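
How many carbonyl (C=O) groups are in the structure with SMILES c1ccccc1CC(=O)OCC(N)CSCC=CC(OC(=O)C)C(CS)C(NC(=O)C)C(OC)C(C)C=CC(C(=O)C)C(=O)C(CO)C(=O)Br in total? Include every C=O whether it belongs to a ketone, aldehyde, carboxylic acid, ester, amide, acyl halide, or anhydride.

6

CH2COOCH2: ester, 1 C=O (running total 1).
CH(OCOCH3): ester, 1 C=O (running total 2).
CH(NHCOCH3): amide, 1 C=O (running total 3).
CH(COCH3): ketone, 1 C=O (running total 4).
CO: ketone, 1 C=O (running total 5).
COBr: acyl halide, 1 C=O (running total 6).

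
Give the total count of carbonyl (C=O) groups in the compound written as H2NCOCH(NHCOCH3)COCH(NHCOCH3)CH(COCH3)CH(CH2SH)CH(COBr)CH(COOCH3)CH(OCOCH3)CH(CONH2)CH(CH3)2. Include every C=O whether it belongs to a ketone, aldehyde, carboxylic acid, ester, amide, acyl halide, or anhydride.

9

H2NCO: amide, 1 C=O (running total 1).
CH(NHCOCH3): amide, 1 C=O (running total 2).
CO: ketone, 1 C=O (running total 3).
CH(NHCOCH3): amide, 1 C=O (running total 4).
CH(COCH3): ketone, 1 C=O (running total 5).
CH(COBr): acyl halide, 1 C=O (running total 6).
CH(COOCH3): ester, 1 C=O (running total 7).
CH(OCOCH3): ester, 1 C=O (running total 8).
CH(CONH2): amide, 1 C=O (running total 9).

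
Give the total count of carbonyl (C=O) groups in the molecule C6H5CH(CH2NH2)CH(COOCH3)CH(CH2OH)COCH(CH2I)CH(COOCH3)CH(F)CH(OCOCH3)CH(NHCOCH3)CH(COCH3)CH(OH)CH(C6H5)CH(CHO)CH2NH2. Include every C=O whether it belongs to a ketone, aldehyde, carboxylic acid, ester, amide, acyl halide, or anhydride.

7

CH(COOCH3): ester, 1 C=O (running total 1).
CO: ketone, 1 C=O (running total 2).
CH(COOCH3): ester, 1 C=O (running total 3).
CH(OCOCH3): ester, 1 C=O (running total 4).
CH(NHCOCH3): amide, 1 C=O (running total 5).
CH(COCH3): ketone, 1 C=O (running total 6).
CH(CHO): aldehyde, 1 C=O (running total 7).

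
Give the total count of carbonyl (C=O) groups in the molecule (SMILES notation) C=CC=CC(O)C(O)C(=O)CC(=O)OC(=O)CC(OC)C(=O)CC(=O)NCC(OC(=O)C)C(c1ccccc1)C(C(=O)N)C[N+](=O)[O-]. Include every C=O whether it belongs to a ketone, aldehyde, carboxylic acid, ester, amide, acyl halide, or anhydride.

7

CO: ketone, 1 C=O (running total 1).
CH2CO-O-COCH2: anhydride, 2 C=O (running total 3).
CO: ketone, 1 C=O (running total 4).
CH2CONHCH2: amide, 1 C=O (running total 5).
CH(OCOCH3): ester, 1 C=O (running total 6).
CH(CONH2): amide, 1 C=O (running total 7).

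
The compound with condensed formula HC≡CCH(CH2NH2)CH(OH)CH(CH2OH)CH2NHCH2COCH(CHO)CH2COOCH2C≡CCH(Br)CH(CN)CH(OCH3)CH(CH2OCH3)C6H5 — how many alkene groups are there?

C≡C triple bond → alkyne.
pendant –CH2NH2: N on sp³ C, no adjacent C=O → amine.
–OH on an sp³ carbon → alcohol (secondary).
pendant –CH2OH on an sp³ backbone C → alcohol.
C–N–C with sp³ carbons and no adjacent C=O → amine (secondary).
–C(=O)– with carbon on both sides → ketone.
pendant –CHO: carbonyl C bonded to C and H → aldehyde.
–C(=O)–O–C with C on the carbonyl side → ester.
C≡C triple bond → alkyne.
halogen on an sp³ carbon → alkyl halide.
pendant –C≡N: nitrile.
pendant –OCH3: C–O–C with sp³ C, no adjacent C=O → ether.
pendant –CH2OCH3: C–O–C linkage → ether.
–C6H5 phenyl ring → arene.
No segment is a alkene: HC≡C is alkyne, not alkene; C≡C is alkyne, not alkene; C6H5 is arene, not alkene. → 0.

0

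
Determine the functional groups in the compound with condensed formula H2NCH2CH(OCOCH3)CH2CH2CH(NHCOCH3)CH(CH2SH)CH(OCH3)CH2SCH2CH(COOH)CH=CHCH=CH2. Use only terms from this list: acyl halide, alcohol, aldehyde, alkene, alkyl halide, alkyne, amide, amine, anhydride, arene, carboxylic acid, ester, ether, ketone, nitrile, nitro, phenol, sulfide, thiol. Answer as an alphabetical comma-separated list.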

################

_TASK OBJECTIVE_.
Please copy out every line shown above, exactly.

_REPLY_.
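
How many carbonyl (C=O) groups are in the structure with SMILES c1ccccc1CC(=O)OCC(N)CSCC=CC(OC(=O)C)C(CS)C(NC(=O)C)C(OC)C(C)C=CC(C(=O)C)C(=O)C(CO)C(=O)Br in total? Include every C=O whether it belongs to a ketone, aldehyde, carboxylic acid, ester, amide, acyl halide, or anhydride.

6

CH2COOCH2: ester, 1 C=O (running total 1).
CH(OCOCH3): ester, 1 C=O (running total 2).
CH(NHCOCH3): amide, 1 C=O (running total 3).
CH(COCH3): ketone, 1 C=O (running total 4).
CO: ketone, 1 C=O (running total 5).
COBr: acyl halide, 1 C=O (running total 6).

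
Give the total count of carbonyl (C=O) groups in the compound written as H2NCOCH(NHCOCH3)COCH(NHCOCH3)CH(COCH3)CH(CH2SH)CH(COBr)CH(COOCH3)CH(OCOCH3)CH(CONH2)CH(CH3)2. Include every C=O whether it belongs to a ketone, aldehyde, carboxylic acid, ester, amide, acyl halide, or anhydride.

9

H2NCO: amide, 1 C=O (running total 1).
CH(NHCOCH3): amide, 1 C=O (running total 2).
CO: ketone, 1 C=O (running total 3).
CH(NHCOCH3): amide, 1 C=O (running total 4).
CH(COCH3): ketone, 1 C=O (running total 5).
CH(COBr): acyl halide, 1 C=O (running total 6).
CH(COOCH3): ester, 1 C=O (running total 7).
CH(OCOCH3): ester, 1 C=O (running total 8).
CH(CONH2): amide, 1 C=O (running total 9).

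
Give the total count of carbonyl (C=O) groups in the molecule C6H5CH(CH2NH2)CH(COOCH3)CH(CH2OH)COCH(CH2I)CH(COOCH3)CH(F)CH(OCOCH3)CH(NHCOCH3)CH(COCH3)CH(OH)CH(C6H5)CH(CHO)CH2NH2. Include every C=O whether it belongs to a ketone, aldehyde, carboxylic acid, ester, amide, acyl halide, or anhydride.

7

CH(COOCH3): ester, 1 C=O (running total 1).
CO: ketone, 1 C=O (running total 2).
CH(COOCH3): ester, 1 C=O (running total 3).
CH(OCOCH3): ester, 1 C=O (running total 4).
CH(NHCOCH3): amide, 1 C=O (running total 5).
CH(COCH3): ketone, 1 C=O (running total 6).
CH(CHO): aldehyde, 1 C=O (running total 7).

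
Give the total count of carbonyl (C=O) groups in the molecule (SMILES notation) C=CC=CC(O)C(O)C(=O)CC(=O)OC(=O)CC(OC)C(=O)CC(=O)NCC(OC(=O)C)C(c1ccccc1)C(C(=O)N)C[N+](=O)[O-]. Include every C=O whether it belongs to a ketone, aldehyde, carboxylic acid, ester, amide, acyl halide, or anhydride.

7

CO: ketone, 1 C=O (running total 1).
CH2CO-O-COCH2: anhydride, 2 C=O (running total 3).
CO: ketone, 1 C=O (running total 4).
CH2CONHCH2: amide, 1 C=O (running total 5).
CH(OCOCH3): ester, 1 C=O (running total 6).
CH(CONH2): amide, 1 C=O (running total 7).

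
The compound with condensed formula HC≡CCH(CH2NH2)CH(OH)CH(CH2OH)CH2NHCH2COCH(CHO)CH2COOCH2C≡CCH(Br)CH(CN)CH(OCH3)CH(CH2OCH3)C6H5 — how many alkene groups are there?

C≡C triple bond → alkyne.
pendant –CH2NH2: N on sp³ C, no adjacent C=O → amine.
–OH on an sp³ carbon → alcohol (secondary).
pendant –CH2OH on an sp³ backbone C → alcohol.
C–N–C with sp³ carbons and no adjacent C=O → amine (secondary).
–C(=O)– with carbon on both sides → ketone.
pendant –CHO: carbonyl C bonded to C and H → aldehyde.
–C(=O)–O–C with C on the carbonyl side → ester.
C≡C triple bond → alkyne.
halogen on an sp³ carbon → alkyl halide.
pendant –C≡N: nitrile.
pendant –OCH3: C–O–C with sp³ C, no adjacent C=O → ether.
pendant –CH2OCH3: C–O–C linkage → ether.
–C6H5 phenyl ring → arene.
No segment is a alkene: HC≡C is alkyne, not alkene; C≡C is alkyne, not alkene; C6H5 is arene, not alkene. → 0.

0

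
Determine the functional groups in the compound with condensed formula H2NCH2CH(OCOCH3)CH2CH2CH(NHCOCH3)CH(CH2SH)CH(OCH3)CH2SCH2CH(COOH)CH=CHCH=CH2. Use only terms from this list: acyl halide, alcohol, aldehyde, alkene, alkyl halide, alkyne, amide, amine, anhydride, arene, carboxylic acid, ester, ether, ketone, nitrile, nitro, phenol, sulfide, thiol. Answer as an alphabetical comma-separated list.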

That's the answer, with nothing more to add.